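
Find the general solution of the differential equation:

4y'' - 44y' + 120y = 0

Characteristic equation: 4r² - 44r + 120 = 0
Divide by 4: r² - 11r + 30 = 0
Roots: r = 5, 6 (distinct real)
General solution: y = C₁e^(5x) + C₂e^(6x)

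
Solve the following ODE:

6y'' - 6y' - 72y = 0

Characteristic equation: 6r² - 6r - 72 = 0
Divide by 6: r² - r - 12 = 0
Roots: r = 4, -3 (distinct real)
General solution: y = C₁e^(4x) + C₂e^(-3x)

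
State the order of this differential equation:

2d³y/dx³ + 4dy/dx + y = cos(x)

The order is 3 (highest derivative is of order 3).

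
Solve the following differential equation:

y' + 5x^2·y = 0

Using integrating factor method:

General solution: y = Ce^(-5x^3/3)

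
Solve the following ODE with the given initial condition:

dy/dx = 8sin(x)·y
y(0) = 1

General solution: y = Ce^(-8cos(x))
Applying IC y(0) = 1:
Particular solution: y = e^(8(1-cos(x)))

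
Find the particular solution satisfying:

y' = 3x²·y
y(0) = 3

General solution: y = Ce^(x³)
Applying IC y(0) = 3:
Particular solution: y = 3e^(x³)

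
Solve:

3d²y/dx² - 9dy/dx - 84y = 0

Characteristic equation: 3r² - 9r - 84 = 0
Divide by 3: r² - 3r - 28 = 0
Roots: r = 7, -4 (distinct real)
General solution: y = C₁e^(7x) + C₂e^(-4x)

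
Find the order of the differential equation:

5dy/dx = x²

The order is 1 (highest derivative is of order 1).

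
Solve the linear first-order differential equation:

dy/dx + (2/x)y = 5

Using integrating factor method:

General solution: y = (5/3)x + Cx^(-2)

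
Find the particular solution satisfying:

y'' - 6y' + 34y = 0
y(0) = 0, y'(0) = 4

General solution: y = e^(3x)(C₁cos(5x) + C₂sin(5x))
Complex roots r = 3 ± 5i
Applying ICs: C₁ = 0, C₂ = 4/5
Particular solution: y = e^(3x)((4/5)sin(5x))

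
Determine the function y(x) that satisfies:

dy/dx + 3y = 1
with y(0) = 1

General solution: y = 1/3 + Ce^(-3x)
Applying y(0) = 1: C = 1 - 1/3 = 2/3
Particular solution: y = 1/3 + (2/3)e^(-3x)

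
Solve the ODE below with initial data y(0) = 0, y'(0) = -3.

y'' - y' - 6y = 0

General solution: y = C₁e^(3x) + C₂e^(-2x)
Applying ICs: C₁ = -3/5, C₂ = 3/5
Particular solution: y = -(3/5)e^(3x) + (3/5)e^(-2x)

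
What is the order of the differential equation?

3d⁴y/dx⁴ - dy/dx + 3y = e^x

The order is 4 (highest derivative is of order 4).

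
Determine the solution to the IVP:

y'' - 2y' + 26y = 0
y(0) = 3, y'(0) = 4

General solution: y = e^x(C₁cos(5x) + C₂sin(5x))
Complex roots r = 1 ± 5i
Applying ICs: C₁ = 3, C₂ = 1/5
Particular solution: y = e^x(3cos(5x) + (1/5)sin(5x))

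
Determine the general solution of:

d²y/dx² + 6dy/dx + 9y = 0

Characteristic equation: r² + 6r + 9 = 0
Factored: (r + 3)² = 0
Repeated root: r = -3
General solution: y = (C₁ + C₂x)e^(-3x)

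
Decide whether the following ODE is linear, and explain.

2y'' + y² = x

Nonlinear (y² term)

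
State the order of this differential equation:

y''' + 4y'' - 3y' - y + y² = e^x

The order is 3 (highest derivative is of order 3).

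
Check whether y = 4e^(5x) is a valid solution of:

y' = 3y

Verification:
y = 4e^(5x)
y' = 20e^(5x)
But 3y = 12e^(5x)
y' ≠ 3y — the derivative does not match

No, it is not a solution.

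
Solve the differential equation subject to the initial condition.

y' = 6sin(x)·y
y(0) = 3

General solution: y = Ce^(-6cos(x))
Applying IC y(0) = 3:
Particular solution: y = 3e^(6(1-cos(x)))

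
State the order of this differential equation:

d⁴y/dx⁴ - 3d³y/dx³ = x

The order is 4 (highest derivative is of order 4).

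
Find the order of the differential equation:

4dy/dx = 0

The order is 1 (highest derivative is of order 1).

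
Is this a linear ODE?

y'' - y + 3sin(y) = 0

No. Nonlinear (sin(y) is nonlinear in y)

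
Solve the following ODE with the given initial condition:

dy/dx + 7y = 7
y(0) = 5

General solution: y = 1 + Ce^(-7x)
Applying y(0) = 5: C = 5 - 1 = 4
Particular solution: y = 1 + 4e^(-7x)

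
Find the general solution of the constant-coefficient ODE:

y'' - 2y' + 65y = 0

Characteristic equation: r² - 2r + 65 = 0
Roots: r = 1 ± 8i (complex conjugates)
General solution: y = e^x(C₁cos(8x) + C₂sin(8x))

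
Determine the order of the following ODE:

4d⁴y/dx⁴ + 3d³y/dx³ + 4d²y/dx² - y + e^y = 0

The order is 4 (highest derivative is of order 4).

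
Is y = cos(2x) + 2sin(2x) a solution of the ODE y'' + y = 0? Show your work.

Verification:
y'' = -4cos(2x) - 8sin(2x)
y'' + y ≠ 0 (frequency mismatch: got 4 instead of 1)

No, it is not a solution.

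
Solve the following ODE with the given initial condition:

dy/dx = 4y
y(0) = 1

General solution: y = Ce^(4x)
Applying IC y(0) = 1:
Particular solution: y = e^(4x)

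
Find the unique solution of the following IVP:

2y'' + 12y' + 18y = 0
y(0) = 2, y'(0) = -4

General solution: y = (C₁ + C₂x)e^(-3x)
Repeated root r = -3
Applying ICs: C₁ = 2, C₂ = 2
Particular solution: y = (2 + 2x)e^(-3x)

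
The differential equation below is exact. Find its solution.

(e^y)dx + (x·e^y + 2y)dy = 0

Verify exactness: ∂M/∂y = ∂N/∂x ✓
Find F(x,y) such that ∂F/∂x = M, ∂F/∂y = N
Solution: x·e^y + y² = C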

==

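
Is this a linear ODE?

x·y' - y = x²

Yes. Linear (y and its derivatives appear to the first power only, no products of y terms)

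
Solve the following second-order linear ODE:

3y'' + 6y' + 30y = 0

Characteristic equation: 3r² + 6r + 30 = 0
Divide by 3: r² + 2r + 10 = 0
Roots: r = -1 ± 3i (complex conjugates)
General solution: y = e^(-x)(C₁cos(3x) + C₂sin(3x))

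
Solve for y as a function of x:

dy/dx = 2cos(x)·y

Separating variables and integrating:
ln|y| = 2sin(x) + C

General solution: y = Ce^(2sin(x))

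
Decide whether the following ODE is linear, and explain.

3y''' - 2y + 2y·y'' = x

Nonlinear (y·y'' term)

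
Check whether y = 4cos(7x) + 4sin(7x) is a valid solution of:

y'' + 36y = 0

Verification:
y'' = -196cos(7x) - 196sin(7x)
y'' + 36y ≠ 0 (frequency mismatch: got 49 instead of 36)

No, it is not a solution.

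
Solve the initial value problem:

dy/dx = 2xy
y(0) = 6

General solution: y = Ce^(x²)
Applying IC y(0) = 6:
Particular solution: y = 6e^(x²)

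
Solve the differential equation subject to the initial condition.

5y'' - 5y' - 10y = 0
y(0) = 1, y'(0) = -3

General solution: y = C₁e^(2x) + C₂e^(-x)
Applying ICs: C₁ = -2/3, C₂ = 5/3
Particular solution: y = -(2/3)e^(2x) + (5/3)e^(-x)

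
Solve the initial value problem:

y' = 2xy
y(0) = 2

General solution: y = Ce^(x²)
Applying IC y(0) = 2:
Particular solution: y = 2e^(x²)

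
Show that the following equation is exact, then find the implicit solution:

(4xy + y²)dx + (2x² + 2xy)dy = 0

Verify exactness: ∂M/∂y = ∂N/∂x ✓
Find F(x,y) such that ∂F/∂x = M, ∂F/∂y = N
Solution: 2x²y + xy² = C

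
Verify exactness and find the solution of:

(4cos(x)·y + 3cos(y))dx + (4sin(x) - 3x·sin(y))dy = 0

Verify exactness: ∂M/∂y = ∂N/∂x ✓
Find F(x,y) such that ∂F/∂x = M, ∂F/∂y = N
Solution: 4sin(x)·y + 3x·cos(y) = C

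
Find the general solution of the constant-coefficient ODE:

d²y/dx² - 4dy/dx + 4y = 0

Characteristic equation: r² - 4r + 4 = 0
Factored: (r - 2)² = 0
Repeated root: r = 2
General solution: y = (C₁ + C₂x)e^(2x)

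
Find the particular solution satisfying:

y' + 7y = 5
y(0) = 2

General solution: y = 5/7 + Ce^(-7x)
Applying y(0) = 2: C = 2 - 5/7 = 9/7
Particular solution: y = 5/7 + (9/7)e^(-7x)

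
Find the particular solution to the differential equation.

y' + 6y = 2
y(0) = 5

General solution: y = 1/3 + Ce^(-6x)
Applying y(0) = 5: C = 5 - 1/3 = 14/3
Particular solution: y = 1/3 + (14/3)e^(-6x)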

...

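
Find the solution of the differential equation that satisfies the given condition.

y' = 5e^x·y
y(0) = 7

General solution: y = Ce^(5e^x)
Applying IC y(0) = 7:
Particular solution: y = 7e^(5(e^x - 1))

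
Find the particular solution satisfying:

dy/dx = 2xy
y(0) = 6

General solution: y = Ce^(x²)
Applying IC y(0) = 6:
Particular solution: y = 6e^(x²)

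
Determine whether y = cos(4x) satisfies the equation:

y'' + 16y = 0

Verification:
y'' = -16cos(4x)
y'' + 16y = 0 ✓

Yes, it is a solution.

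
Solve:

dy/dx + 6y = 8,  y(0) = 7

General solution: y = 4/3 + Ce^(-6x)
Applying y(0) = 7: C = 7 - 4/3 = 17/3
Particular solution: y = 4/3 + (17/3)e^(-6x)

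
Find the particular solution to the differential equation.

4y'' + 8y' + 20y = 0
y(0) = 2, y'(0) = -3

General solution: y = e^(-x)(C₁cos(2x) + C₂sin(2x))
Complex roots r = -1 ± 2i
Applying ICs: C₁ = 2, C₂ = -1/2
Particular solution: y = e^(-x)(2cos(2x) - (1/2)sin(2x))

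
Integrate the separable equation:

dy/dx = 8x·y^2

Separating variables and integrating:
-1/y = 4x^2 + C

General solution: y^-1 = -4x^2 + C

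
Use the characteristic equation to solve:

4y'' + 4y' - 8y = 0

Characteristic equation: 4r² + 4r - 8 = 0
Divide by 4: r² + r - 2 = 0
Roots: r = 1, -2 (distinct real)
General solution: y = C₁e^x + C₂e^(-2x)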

▶ Exercise instructions
In the listing above, find the line containing "Find the general solution of the differential" and the line containing "Determine the function". Output them and every line between, exactly, and nothing else.

▶ Your response
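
Find the general solution of the differential equation:

4y'' - 44y' + 120y = 0

Characteristic equation: 4r² - 44r + 120 = 0
Divide by 4: r² - 11r + 30 = 0
Roots: r = 5, 6 (distinct real)
General solution: y = C₁e^(5x) + C₂e^(6x)

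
Solve the following ODE:

6y'' - 6y' - 72y = 0

Characteristic equation: 6r² - 6r - 72 = 0
Divide by 6: r² - r - 12 = 0
Roots: r = 4, -3 (distinct real)
General solution: y = C₁e^(4x) + C₂e^(-3x)

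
State the order of this differential equation:

2d³y/dx³ + 4dy/dx + y = cos(x)

The order is 3 (highest derivative is of order 3).

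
Solve the following differential equation:

y' + 5x^2·y = 0

Using integrating factor method:

General solution: y = Ce^(-5x^3/3)

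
Solve the following ODE with the given initial condition:

dy/dx = 8sin(x)·y
y(0) = 1

General solution: y = Ce^(-8cos(x))
Applying IC y(0) = 1:
Particular solution: y = e^(8(1-cos(x)))

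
Find the particular solution satisfying:

y' = 3x²·y
y(0) = 3

General solution: y = Ce^(x³)
Applying IC y(0) = 3:
Particular solution: y = 3e^(x³)

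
Solve:

3d²y/dx² - 9dy/dx - 84y = 0

Characteristic equation: 3r² - 9r - 84 = 0
Divide by 3: r² - 3r - 28 = 0
Roots: r = 7, -4 (distinct real)
General solution: y = C₁e^(7x) + C₂e^(-4x)

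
Find the order of the differential equation:

5dy/dx = x²

The order is 1 (highest derivative is of order 1).

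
Solve the linear first-order differential equation:

dy/dx + (2/x)y = 5

Using integrating factor method:

General solution: y = (5/3)x + Cx^(-2)

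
Find the particular solution satisfying:

y'' - 6y' + 34y = 0
y(0) = 0, y'(0) = 4

General solution: y = e^(3x)(C₁cos(5x) + C₂sin(5x))
Complex roots r = 3 ± 5i
Applying ICs: C₁ = 0, C₂ = 4/5
Particular solution: y = e^(3x)((4/5)sin(5x))

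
Determine the function y(x) that satisfies: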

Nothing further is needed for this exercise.